REQUIRED ACTION: The data are to be restated in full, exactly as presented.

***

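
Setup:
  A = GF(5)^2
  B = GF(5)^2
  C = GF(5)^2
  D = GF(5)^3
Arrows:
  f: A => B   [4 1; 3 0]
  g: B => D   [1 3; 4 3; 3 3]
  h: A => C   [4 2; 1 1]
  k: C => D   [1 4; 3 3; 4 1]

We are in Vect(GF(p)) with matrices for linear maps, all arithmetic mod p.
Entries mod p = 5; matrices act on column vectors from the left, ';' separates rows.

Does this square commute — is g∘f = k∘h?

1) trace f;g:
  e0=(1,0) f=>(4,3) g=>(3,0,1)
  e1=(0,1) f=>(1,0) g=>(1,4,3)
  result₁ = [3 1; 0 4; 1 3]
2) trace h;k:
  e0=(1,0) h=>(4,1) k=>(3,0,2)
  e1=(0,1) h=>(2,1) k=>(1,4,4)
  result₂ = [3 1; 0 4; 2 4]
Equal? NO — does not commute

Answer: DOES NOT COMMUTE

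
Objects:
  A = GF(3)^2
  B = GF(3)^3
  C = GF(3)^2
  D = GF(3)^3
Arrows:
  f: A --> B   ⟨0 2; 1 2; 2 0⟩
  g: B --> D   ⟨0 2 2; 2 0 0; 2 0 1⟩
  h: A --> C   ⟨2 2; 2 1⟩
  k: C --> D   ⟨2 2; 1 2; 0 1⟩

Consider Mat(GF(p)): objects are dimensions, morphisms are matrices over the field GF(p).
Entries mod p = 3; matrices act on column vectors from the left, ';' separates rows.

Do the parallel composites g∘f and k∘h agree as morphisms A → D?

Answer: DOES NOT COMMUTE

Derivation:
1) trace f;g:
  e0=⟨1,0⟩ f-->⟨0,1,2⟩ g-->⟨0,0,2⟩
  e1=⟨0,1⟩ f-->⟨2,2,0⟩ g-->⟨1,1,1⟩
  result₁ = ⟨0 1; 0 1; 2 1⟩
2) trace h;k:
  e0=⟨1,0⟩ h-->⟨2,2⟩ k-->⟨2,0,2⟩
  e1=⟨0,1⟩ h-->⟨2,1⟩ k-->⟨0,1,1⟩
  result₂ = ⟨2 0; 0 1; 2 1⟩
Equal? NO — does not commute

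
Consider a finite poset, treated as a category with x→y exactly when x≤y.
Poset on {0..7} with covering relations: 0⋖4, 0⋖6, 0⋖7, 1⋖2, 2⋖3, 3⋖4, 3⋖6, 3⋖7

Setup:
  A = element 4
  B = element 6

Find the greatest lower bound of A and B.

Answer: NO MEET EXISTS

Derivation:
{x : x⊑A ∧ x⊑B} = {0,1,2,3}  (A=4, B=6)
  maximal lower bounds 0 and 3 are incomparable: neither 0⊑3 nor 3⊑0
→ no greatest lower bound exists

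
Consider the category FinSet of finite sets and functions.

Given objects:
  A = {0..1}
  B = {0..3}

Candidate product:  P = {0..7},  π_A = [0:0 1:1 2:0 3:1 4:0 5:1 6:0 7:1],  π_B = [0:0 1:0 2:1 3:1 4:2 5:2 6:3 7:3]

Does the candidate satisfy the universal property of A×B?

|A|·|B| = 2·4 = 8;  |P| = 8
Check the pairing map k ↦ (π_A(k), π_B(k)):
  0 : (0,0)
  1 : (1,0)
  2 : (0,1)
  3 : (1,1)
  4 : (0,2)
  5 : (1,2)
  6 : (0,3)
  7 : (1,3)
distinct pairs in image: 8 / 8 needed
  → bijection onto A×B; projections well-typed.

Answer: VALID PRODUCT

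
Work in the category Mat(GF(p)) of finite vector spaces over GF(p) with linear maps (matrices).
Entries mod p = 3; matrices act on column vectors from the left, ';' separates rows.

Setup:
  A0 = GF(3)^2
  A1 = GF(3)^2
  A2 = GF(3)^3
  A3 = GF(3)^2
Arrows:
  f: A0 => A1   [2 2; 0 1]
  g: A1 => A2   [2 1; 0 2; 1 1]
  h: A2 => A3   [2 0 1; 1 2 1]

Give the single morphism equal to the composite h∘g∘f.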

***

EXERCISE OUTPUT:
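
Setup:
  A = GF(5)^2
  B = GF(5)^2
  C = GF(5)^2
  D = GF(5)^3
Arrows:
  f: A => B   [4 1; 3 0]
  g: B => D   [1 3; 4 3; 3 3]
  h: A => C   [4 2; 1 1]
  k: C => D   [1 4; 3 3; 4 1]

We are in Vect(GF(p)) with matrices for linear maps, all arithmetic mod p.
Entries mod p = 5; matrices act on column vectors from the left, ';' separates rows.

Does this square commute — is g∘f = k∘h?

1) trace f;g:
  e0=(1,0) f=>(4,3) g=>(3,0,1)
  e1=(0,1) f=>(1,0) g=>(1,4,3)
  result₁ = [3 1; 0 4; 1 3]
2) trace h;k:
  e0=(1,0) h=>(4,1) k=>(3,0,2)
  e1=(0,1) h=>(2,1) k=>(1,4,4)
  result₂ = [3 1; 0 4; 2 4]
Equal? NO — does not commute

Answer: DOES NOT COMMUTE

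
Objects:
  A = GF(3)^2
  B = GF(3)^3
  C = GF(3)^2
  D = GF(3)^3
Arrows:
  f: A --> B   ⟨0 2; 1 2; 2 0⟩
  g: B --> D   ⟨0 2 2; 2 0 0; 2 0 1⟩
  h: A --> C   ⟨2 2; 2 1⟩
  k: C --> D   ⟨2 2; 1 2; 0 1⟩

Consider Mat(GF(p)): objects are dimensions, morphisms are matrices over the field GF(p).
Entries mod p = 3; matrices act on column vectors from the left, ';' separates rows.

Do the parallel composites g∘f and k∘h agree as morphisms A → D?

Answer: DOES NOT COMMUTE

Derivation:
1) trace f;g:
  e0=⟨1,0⟩ f-->⟨0,1,2⟩ g-->⟨0,0,2⟩
  e1=⟨0,1⟩ f-->⟨2,2,0⟩ g-->⟨1,1,1⟩
  result₁ = ⟨0 1; 0 1; 2 1⟩
2) trace h;k:
  e0=⟨1,0⟩ h-->⟨2,2⟩ k-->⟨2,0,2⟩
  e1=⟨0,1⟩ h-->⟨2,1⟩ k-->⟨0,1,1⟩
  result₂ = ⟨2 0; 0 1; 2 1⟩
Equal? NO — does not commute

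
Consider a finite poset, treated as a category with x→y exactly when x≤y.
Poset on {0..7} with covering relations: 0⋖4, 0⋖6, 0⋖7, 1⋖2, 2⋖3, 3⋖4, 3⋖6, 3⋖7

Setup:
  A = element 4
  B = element 6

Find the greatest lower bound of A and B.

Answer: NO MEET EXISTS

Derivation:
{x : x⊑A ∧ x⊑B} = {0,1,2,3}  (A=4, B=6)
  maximal lower bounds 0 and 3 are incomparable: neither 0⊑3 nor 3⊑0
→ no greatest lower bound exists

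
Consider the category FinSet of finite sets and functions.

Given objects:
  A = {0..1}
  B = {0..3}

Candidate product:  P = {0..7},  π_A = [0:0 1:1 2:0 3:1 4:0 5:1 6:0 7:1],  π_B = [0:0 1:0 2:1 3:1 4:2 5:2 6:3 7:3]

Does the candidate satisfy the universal property of A×B?

|A|·|B| = 2·4 = 8;  |P| = 8
Check the pairing map k ↦ (π_A(k), π_B(k)):
  0 : (0,0)
  1 : (1,0)
  2 : (0,1)
  3 : (1,1)
  4 : (0,2)
  5 : (1,2)
  6 : (0,3)
  7 : (1,3)
distinct pairs in image: 8 / 8 needed
  → bijection onto A×B; projections well-typed.

Answer: VALID PRODUCT

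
Work in the category Mat(GF(p)) of finite vector spaces over GF(p) with linear maps (matrices).
Entries mod p = 3; matrices act on column vectors from the left, ';' separates rows.

Setup:
  A0 = GF(3)^2
  A1 = GF(3)^2
  A2 = GF(3)^3
  A3 = GF(3)^2
Arrows:
  f: A0 => A1   [2 2; 0 1]
  g: A1 => A2   [2 1; 0 2; 1 1]
  h: A2 => A3   [2 0 1; 1 2 1]

Give the single morphism equal to the composite h∘g∘f.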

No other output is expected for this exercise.